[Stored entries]
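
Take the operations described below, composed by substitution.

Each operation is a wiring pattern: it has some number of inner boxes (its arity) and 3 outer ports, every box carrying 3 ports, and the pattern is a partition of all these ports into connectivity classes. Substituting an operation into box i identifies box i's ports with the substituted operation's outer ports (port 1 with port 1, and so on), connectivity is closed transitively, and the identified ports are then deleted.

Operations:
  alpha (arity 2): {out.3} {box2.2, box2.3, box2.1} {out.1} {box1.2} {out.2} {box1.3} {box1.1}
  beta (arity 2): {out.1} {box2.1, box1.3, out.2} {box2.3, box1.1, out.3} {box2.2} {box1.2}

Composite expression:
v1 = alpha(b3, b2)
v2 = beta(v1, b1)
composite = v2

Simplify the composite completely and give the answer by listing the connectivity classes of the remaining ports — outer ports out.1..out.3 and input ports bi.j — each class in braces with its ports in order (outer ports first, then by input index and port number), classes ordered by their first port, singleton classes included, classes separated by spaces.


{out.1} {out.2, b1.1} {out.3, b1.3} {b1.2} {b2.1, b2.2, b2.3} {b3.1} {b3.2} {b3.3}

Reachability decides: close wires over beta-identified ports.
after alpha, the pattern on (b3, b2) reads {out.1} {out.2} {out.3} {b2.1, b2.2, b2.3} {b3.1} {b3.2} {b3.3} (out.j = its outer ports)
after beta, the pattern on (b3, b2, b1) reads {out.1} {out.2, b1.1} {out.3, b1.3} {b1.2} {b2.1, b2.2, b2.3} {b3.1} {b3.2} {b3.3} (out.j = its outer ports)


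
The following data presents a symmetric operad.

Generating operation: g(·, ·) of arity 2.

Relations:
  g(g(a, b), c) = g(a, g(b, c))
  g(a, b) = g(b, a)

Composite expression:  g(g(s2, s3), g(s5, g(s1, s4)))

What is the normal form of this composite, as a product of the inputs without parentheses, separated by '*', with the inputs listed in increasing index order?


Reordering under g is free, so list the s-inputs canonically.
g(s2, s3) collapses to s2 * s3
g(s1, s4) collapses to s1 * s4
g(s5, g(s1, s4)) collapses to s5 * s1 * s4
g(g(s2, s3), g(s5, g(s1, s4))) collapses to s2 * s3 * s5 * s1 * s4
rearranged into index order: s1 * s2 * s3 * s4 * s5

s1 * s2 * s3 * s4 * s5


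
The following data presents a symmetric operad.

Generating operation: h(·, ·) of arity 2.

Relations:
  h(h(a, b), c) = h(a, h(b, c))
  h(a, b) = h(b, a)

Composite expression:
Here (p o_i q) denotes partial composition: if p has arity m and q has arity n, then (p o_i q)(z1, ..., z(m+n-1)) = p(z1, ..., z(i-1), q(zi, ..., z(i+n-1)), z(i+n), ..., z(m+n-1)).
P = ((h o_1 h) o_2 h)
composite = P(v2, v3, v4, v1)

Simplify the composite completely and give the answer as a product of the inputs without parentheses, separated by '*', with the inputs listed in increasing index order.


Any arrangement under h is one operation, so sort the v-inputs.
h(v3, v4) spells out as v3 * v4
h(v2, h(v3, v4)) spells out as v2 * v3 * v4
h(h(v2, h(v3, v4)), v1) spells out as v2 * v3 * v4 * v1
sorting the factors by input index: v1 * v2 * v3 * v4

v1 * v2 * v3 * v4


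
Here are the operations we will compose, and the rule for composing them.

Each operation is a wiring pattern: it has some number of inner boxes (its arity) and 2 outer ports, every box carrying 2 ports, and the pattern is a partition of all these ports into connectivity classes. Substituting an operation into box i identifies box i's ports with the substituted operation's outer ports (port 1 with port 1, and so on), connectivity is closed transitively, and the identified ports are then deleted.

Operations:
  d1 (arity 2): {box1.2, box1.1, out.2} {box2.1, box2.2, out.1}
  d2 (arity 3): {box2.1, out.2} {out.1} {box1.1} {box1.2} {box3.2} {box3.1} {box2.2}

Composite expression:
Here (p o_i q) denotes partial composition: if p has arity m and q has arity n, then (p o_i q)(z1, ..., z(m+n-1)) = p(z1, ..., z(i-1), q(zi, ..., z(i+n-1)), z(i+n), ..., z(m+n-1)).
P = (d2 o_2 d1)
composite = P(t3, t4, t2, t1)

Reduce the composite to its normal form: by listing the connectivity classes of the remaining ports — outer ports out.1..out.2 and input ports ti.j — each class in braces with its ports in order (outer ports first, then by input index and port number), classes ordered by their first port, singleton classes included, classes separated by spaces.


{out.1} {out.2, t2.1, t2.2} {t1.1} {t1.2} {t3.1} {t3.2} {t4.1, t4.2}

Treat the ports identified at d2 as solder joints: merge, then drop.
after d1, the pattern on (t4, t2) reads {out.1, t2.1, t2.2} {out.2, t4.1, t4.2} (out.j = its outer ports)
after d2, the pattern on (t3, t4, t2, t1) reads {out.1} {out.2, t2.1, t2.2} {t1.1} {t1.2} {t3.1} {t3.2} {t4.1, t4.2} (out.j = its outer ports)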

- _Task statement_: Each entry above is to be transcribed without alteration.

- _Written solution_:
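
Take the operations described below, composed by substitution.

Each operation is a wiring pattern: it has some number of inner boxes (its arity) and 3 outer ports, every box carrying 3 ports, and the pattern is a partition of all these ports into connectivity classes. Substituting an operation into box i identifies box i's ports with the substituted operation's outer ports (port 1 with port 1, and so on), connectivity is closed transitively, and the identified ports are then deleted.

Operations:
  alpha (arity 2): {out.3} {box2.2, box2.3, box2.1} {out.1} {box1.2} {out.2} {box1.3} {box1.1}
  beta (arity 2): {out.1} {box2.1, box1.3, out.2} {box2.3, box1.1, out.3} {box2.2} {box1.2}

Composite expression:
v1 = alpha(b3, b2)
v2 = beta(v1, b1)
composite = v2

Simplify the composite completely and give the answer by listing the connectivity classes of the remaining ports — outer ports out.1..out.3 and input ports bi.j — each class in braces with its ports in order (outer ports first, then by input index and port number), classes ordered by their first port, singleton classes included, classes separated by spaces.


{out.1} {out.2, b1.1} {out.3, b1.3} {b1.2} {b2.1, b2.2, b2.3} {b3.1} {b3.2} {b3.3}

Reachability decides: close wires over beta-identified ports.
after alpha, the pattern on (b3, b2) reads {out.1} {out.2} {out.3} {b2.1, b2.2, b2.3} {b3.1} {b3.2} {b3.3} (out.j = its outer ports)
after beta, the pattern on (b3, b2, b1) reads {out.1} {out.2, b1.1} {out.3, b1.3} {b1.2} {b2.1, b2.2, b2.3} {b3.1} {b3.2} {b3.3} (out.j = its outer ports)


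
The following data presents a symmetric operad.

Generating operation: g(·, ·) of arity 2.

Relations:
  g(g(a, b), c) = g(a, g(b, c))
  g(a, b) = g(b, a)

Composite expression:  g(g(s2, s3), g(s5, g(s1, s4)))

What is the normal form of this composite, as a product of the inputs without parentheses, separated by '*', with the inputs listed in increasing index order?


Reordering under g is free, so list the s-inputs canonically.
g(s2, s3) collapses to s2 * s3
g(s1, s4) collapses to s1 * s4
g(s5, g(s1, s4)) collapses to s5 * s1 * s4
g(g(s2, s3), g(s5, g(s1, s4))) collapses to s2 * s3 * s5 * s1 * s4
rearranged into index order: s1 * s2 * s3 * s4 * s5

s1 * s2 * s3 * s4 * s5


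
The following data presents a symmetric operad.

Generating operation: h(·, ·) of arity 2.

Relations:
  h(h(a, b), c) = h(a, h(b, c))
  h(a, b) = h(b, a)

Composite expression:
Here (p o_i q) denotes partial composition: if p has arity m and q has arity n, then (p o_i q)(z1, ..., z(m+n-1)) = p(z1, ..., z(i-1), q(zi, ..., z(i+n-1)), z(i+n), ..., z(m+n-1)).
P = ((h o_1 h) o_2 h)
composite = P(v2, v3, v4, v1)

Simplify the composite completely and give the answer as a product of the inputs without parentheses, separated by '*', with the inputs listed in increasing index order.


Any arrangement under h is one operation, so sort the v-inputs.
h(v3, v4) spells out as v3 * v4
h(v2, h(v3, v4)) spells out as v2 * v3 * v4
h(h(v2, h(v3, v4)), v1) spells out as v2 * v3 * v4 * v1
sorting the factors by input index: v1 * v2 * v3 * v4

v1 * v2 * v3 * v4


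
Here are the operations we will compose, and the rule for composing them.

Each operation is a wiring pattern: it has some number of inner boxes (its arity) and 2 outer ports, every box carrying 2 ports, and the pattern is a partition of all these ports into connectivity classes. Substituting an operation into box i identifies box i's ports with the substituted operation's outer ports (port 1 with port 1, and so on), connectivity is closed transitively, and the identified ports are then deleted.

Operations:
  d1 (arity 2): {box1.2, box1.1, out.2} {box2.1, box2.2, out.1}
  d2 (arity 3): {box2.1, out.2} {out.1} {box1.1} {box1.2} {box3.2} {box3.1} {box2.2}

Composite expression:
Here (p o_i q) denotes partial composition: if p has arity m and q has arity n, then (p o_i q)(z1, ..., z(m+n-1)) = p(z1, ..., z(i-1), q(zi, ..., z(i+n-1)), z(i+n), ..., z(m+n-1)).
P = (d2 o_2 d1)
composite = P(t3, t4, t2, t1)

Reduce the composite to its normal form: by listing the connectivity classes of the remaining ports — outer ports out.1..out.2 and input ports ti.j — each class in braces with its ports in order (outer ports first, then by input index and port number), classes ordered by their first port, singleton classes included, classes separated by spaces.


{out.1} {out.2, t2.1, t2.2} {t1.1} {t1.2} {t3.1} {t3.2} {t4.1, t4.2}

Treat the ports identified at d2 as solder joints: merge, then drop.
after d1, the pattern on (t4, t2) reads {out.1, t2.1, t2.2} {out.2, t4.1, t4.2} (out.j = its outer ports)
after d2, the pattern on (t3, t4, t2, t1) reads {out.1} {out.2, t2.1, t2.2} {t1.1} {t1.2} {t3.1} {t3.2} {t4.1, t4.2} (out.j = its outer ports)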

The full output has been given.